What is expected -
Whenever the string "cells" turns up in a line below, that line should be copied.

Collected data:

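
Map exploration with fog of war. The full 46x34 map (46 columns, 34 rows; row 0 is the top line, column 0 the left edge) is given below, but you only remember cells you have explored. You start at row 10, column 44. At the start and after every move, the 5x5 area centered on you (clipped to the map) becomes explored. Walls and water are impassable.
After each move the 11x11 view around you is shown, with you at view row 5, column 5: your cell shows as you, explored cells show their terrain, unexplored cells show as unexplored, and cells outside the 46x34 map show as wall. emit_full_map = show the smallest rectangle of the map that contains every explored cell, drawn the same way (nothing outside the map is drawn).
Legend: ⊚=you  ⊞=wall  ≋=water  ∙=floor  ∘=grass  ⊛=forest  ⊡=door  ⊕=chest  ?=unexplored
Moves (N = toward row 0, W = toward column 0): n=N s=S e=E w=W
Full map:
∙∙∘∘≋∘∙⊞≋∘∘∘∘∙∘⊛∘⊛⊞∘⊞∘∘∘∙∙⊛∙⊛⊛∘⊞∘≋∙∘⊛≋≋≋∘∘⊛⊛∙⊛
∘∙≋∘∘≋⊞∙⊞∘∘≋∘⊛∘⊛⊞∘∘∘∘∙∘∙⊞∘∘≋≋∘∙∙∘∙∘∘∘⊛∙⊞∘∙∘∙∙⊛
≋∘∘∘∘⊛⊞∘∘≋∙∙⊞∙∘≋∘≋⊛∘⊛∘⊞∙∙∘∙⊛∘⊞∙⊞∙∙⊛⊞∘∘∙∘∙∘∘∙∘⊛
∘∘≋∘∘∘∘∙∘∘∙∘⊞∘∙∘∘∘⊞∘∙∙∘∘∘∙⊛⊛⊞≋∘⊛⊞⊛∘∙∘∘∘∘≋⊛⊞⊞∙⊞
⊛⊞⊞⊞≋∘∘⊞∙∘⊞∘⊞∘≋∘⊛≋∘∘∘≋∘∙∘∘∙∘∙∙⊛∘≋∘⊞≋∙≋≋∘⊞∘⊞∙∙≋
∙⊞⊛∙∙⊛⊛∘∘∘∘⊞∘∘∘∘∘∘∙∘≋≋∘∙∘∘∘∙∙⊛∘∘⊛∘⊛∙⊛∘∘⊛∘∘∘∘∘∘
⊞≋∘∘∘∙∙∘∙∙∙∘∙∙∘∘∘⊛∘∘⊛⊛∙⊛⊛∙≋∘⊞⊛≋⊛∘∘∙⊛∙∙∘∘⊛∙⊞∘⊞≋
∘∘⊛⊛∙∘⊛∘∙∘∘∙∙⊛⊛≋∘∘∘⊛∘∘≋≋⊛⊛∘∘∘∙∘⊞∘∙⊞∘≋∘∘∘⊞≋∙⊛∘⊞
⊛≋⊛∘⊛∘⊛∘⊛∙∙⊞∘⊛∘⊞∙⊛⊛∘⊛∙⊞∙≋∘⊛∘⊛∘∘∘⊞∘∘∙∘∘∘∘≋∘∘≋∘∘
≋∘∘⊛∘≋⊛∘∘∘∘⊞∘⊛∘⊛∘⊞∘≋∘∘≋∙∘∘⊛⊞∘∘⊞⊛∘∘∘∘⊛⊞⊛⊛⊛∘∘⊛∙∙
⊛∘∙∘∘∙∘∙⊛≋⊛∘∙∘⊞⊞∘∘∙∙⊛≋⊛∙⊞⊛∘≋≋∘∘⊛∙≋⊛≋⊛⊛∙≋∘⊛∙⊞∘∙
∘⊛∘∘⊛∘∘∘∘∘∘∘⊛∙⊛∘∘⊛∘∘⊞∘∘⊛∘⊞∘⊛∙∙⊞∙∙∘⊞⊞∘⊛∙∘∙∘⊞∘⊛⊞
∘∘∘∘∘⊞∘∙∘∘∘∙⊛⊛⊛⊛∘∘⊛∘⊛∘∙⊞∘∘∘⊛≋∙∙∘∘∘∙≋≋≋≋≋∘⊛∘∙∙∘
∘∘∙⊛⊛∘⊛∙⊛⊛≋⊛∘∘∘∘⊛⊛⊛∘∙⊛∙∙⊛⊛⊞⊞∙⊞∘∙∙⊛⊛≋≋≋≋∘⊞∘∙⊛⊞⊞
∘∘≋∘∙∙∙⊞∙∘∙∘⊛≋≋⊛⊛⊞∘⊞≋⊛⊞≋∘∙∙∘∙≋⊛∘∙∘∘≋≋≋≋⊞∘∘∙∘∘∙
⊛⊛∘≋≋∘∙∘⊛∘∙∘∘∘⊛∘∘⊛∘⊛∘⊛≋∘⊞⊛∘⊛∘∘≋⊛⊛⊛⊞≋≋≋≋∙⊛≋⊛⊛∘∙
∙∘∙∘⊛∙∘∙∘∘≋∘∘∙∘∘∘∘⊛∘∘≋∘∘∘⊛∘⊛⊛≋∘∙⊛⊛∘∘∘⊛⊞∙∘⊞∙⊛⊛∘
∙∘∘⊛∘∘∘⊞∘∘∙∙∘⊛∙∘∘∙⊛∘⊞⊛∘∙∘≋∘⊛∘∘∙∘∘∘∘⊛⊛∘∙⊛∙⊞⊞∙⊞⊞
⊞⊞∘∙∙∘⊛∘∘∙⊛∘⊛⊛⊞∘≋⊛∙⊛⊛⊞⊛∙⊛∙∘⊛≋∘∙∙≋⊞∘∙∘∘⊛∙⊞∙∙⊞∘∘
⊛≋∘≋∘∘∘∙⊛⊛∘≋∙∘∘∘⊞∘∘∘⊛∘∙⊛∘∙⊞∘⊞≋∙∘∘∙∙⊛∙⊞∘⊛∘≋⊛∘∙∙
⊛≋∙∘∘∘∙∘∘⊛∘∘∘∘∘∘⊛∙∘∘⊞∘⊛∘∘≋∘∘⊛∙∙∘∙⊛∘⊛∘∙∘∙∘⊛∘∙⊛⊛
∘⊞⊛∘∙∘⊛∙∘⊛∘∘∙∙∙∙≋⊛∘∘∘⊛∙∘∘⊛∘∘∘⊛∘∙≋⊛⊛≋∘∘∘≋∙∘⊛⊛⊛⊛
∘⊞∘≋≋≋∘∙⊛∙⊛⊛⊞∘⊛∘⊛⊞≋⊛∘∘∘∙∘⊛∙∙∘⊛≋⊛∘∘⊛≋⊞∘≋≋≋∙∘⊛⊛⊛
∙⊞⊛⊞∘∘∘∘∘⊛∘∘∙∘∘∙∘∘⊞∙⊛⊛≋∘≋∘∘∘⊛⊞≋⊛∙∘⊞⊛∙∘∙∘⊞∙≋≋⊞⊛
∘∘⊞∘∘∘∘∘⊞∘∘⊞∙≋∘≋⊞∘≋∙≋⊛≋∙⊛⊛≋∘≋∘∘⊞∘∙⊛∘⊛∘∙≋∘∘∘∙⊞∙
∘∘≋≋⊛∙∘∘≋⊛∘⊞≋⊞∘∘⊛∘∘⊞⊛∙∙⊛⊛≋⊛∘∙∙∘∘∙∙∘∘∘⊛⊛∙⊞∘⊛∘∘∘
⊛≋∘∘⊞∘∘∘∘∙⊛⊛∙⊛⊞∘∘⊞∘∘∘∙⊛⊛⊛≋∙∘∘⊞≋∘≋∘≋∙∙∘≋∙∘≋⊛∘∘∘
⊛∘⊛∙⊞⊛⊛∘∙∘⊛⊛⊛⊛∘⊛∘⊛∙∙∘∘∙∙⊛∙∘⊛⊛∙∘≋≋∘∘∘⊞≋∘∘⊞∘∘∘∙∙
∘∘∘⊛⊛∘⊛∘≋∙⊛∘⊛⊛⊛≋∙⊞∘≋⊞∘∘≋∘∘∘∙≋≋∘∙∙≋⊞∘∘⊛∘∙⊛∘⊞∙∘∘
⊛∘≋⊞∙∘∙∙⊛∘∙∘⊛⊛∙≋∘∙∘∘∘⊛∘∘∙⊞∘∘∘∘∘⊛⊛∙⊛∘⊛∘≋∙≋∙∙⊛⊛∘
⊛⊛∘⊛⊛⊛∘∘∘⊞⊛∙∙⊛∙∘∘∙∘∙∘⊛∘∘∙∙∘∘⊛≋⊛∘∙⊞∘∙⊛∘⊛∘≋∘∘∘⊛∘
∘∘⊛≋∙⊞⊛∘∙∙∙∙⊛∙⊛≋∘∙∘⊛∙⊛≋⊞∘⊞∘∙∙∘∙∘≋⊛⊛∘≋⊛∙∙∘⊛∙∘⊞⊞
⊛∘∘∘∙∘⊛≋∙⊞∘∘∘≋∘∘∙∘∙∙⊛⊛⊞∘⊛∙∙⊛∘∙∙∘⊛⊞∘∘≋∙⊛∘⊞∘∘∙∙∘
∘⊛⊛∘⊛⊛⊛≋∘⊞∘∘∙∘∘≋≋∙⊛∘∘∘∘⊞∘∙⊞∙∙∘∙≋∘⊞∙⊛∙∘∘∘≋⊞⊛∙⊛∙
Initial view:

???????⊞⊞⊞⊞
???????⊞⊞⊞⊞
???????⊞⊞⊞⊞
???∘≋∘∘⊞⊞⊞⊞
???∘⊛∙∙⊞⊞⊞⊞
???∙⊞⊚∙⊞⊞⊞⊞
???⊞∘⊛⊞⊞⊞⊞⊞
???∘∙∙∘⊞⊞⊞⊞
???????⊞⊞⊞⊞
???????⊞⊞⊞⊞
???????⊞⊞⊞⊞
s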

Written answer -
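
Map exploration with fog of war. The full 46x34 map (46 columns, 34 rows; row 0 is the top line, column 0 the left edge) is given below, but you only remember cells you have explored. You start at row 10, column 44. At the start and after every move, the 5x5 area centered on you (clipped to the map) becomes explored. Walls and water are impassable.
After each move the 11x11 view around you is shown, with you at view row 5, column 5: your cell shows as you, explored cells show their terrain, unexplored cells show as unexplored, and cells outside the 46x34 map show as wall. emit_full_map = show the smallest rectangle of the map that contains every explored cell, drawn the same way (nothing outside the map is drawn).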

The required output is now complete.